Saved data entries
----------------------------------------

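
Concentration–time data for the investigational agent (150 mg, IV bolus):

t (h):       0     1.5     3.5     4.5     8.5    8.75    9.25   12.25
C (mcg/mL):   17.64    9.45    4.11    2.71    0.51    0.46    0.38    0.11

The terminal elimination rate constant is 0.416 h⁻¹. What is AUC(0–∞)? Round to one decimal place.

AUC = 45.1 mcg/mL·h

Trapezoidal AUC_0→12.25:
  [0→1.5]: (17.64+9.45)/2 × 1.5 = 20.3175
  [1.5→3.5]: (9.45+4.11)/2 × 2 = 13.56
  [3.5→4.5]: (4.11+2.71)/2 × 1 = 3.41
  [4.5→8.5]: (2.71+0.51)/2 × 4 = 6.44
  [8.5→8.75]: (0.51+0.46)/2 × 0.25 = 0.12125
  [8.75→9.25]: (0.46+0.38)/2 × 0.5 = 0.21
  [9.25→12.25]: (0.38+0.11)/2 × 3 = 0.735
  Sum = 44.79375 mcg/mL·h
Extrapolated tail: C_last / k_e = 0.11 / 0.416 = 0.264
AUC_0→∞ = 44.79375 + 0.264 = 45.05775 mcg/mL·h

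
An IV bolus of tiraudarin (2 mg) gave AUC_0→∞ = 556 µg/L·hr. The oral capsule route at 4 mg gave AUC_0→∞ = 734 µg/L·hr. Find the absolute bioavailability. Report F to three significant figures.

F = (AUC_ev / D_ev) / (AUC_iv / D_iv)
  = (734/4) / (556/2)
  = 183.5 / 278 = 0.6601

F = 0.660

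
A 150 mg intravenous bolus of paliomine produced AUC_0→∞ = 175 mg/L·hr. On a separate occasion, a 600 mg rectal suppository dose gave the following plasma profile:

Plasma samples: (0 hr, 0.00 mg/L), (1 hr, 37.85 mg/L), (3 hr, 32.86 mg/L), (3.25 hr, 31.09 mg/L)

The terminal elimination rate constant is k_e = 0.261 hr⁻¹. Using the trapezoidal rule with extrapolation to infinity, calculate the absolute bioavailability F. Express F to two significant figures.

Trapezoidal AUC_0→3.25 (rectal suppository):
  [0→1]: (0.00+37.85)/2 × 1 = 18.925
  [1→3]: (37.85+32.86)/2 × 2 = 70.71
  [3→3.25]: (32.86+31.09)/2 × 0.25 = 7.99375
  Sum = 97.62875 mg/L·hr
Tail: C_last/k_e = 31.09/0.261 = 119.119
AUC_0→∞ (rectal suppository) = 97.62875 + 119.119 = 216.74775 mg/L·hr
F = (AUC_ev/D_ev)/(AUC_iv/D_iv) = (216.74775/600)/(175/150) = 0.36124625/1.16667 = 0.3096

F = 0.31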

----------------------------------------

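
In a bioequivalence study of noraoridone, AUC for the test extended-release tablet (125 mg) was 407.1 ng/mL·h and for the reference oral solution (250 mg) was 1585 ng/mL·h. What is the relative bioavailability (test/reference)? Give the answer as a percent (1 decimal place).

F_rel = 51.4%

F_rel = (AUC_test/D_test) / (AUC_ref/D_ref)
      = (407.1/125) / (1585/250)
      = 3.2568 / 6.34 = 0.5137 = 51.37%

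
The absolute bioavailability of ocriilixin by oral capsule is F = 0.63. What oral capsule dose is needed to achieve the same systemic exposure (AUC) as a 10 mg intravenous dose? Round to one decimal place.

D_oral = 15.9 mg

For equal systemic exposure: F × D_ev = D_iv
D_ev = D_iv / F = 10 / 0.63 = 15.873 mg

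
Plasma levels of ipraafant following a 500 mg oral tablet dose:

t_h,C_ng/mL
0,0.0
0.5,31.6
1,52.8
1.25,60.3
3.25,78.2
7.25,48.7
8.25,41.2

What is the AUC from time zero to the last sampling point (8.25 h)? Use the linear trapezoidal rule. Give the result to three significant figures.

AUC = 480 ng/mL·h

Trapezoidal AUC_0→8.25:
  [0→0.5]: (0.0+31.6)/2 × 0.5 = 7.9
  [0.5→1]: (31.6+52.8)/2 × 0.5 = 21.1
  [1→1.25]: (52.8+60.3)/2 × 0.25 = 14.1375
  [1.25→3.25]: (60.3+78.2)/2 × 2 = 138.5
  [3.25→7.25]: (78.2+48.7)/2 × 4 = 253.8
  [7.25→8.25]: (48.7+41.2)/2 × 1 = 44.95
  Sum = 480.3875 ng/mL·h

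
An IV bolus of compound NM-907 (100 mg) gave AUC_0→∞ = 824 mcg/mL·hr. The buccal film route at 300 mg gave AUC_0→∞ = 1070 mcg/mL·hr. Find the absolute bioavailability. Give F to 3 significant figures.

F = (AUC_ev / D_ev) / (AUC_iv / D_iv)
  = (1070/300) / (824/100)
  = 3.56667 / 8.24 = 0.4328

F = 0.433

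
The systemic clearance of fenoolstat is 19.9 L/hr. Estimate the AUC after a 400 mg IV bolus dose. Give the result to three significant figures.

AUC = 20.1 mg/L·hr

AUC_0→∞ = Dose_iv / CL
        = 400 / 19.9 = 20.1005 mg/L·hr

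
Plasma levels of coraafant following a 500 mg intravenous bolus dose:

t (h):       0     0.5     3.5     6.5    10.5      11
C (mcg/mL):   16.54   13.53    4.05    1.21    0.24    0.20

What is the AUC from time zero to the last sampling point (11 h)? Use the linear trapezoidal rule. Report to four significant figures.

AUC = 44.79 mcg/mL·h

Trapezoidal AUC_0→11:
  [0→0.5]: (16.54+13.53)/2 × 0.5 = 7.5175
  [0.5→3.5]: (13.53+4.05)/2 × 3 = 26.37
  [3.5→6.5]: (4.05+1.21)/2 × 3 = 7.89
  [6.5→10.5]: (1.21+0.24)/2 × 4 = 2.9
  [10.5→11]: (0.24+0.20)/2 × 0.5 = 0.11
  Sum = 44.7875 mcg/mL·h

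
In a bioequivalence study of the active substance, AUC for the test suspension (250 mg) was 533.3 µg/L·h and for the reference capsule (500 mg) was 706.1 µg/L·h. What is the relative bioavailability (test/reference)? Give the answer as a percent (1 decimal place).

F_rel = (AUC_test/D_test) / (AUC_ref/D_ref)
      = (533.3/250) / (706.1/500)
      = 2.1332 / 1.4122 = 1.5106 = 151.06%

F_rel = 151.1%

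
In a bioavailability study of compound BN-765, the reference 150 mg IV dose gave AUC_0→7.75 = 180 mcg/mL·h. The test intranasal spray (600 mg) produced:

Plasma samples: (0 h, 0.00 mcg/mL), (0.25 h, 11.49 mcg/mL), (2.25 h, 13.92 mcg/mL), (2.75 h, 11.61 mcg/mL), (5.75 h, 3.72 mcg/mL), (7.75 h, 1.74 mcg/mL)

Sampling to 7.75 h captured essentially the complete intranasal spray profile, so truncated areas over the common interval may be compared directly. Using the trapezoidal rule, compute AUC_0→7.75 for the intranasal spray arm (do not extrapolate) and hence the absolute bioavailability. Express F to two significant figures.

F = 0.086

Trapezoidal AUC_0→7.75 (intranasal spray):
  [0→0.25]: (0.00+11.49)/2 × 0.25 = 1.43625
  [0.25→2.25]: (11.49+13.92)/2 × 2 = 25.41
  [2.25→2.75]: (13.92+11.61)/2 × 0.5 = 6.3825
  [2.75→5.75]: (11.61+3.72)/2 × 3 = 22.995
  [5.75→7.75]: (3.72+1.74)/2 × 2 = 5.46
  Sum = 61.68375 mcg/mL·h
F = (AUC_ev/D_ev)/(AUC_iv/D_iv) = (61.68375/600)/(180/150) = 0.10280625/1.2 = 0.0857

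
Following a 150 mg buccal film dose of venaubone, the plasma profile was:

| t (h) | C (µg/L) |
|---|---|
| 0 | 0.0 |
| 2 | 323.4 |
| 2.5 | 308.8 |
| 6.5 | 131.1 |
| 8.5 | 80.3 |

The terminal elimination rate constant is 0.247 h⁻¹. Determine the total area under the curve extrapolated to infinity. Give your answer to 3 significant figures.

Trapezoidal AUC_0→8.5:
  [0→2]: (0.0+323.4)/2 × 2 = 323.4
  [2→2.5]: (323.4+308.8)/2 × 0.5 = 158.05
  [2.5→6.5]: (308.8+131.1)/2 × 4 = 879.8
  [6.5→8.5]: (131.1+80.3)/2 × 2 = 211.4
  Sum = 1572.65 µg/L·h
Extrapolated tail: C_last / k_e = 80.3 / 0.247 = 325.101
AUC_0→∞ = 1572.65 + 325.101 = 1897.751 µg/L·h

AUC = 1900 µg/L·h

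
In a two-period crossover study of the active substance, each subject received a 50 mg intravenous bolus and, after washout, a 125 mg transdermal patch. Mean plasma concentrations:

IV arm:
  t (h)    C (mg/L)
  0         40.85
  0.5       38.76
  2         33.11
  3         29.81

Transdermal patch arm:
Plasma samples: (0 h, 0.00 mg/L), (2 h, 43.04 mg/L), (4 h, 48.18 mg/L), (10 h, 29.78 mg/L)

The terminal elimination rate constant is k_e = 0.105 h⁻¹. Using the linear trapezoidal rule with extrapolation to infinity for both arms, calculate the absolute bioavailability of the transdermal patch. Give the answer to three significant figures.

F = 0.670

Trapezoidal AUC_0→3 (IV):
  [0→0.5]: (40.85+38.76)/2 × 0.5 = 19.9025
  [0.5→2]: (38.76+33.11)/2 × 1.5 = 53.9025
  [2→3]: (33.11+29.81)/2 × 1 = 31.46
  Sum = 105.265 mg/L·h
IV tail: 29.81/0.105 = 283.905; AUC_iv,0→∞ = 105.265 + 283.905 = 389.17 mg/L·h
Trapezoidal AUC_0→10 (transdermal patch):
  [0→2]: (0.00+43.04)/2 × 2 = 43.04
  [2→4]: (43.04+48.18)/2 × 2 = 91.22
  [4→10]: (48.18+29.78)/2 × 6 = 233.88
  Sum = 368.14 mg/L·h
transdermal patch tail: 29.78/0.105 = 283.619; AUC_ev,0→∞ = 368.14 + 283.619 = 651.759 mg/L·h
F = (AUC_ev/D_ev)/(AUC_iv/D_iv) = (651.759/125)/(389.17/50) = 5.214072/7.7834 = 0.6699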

----------------------------------------

**Problem to solve**
Of the lines above, retype only those from the line containing "Plasma levels of coraafant" through the line containing "Plasma samples: (0 h, 0.00 mcg/mL), (0.25", including both, exactly.

**The answer**
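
Plasma levels of coraafant following a 500 mg intravenous bolus dose:

t (h):       0     0.5     3.5     6.5    10.5      11
C (mcg/mL):   16.54   13.53    4.05    1.21    0.24    0.20

What is the AUC from time zero to the last sampling point (11 h)? Use the linear trapezoidal rule. Report to four significant figures.

AUC = 44.79 mcg/mL·h

Trapezoidal AUC_0→11:
  [0→0.5]: (16.54+13.53)/2 × 0.5 = 7.5175
  [0.5→3.5]: (13.53+4.05)/2 × 3 = 26.37
  [3.5→6.5]: (4.05+1.21)/2 × 3 = 7.89
  [6.5→10.5]: (1.21+0.24)/2 × 4 = 2.9
  [10.5→11]: (0.24+0.20)/2 × 0.5 = 0.11
  Sum = 44.7875 mcg/mL·h

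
In a bioequivalence study of the active substance, AUC for the test suspension (250 mg) was 533.3 µg/L·h and for the reference capsule (500 mg) was 706.1 µg/L·h. What is the relative bioavailability (test/reference)? Give the answer as a percent (1 decimal place).

F_rel = (AUC_test/D_test) / (AUC_ref/D_ref)
      = (533.3/250) / (706.1/500)
      = 2.1332 / 1.4122 = 1.5106 = 151.06%

F_rel = 151.1%

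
In a bioavailability study of compound BN-765, the reference 150 mg IV dose gave AUC_0→7.75 = 180 mcg/mL·h. The test intranasal spray (600 mg) produced:

Plasma samples: (0 h, 0.00 mcg/mL), (0.25 h, 11.49 mcg/mL), (2.25 h, 13.92 mcg/mL), (2.75 h, 11.61 mcg/mL), (5.75 h, 3.72 mcg/mL), (7.75 h, 1.74 mcg/mL)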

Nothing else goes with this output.